#### EXERCISE OBJECTIVE
The complete listing below should be transcribed precisely.

*** SUPPLIED INFORMATION

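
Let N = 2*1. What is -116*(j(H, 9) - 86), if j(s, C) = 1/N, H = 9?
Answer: 9918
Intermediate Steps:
N = 2
j(s, C) = ½ (j(s, C) = 1/2 = ½)
-116*(j(H, 9) - 86) = -116*(½ - 86) = -116*(-171/2) = 9918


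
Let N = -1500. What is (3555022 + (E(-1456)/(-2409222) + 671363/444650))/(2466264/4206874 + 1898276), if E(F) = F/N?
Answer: 60079784534963156747296891/32080814085438268158384000 ≈ 1.8728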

******

#### EXPECTED OUTPUT
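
Let N = 2*1. What is -116*(j(H, 9) - 86), if j(s, C) = 1/N, H = 9?
Answer: 9918
Intermediate Steps:
N = 2
j(s, C) = ½ (j(s, C) = 1/2 = ½)
-116*(j(H, 9) - 86) = -116*(½ - 86) = -116*(-171/2) = 9918


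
Let N = -1500. What is (3555022 + (E(-1456)/(-2409222) + 671363/444650))/(2466264/4206874 + 1898276), if E(F) = F/N?
Answer: 60079784534963156747296891/32080814085438268158384000 ≈ 1.8728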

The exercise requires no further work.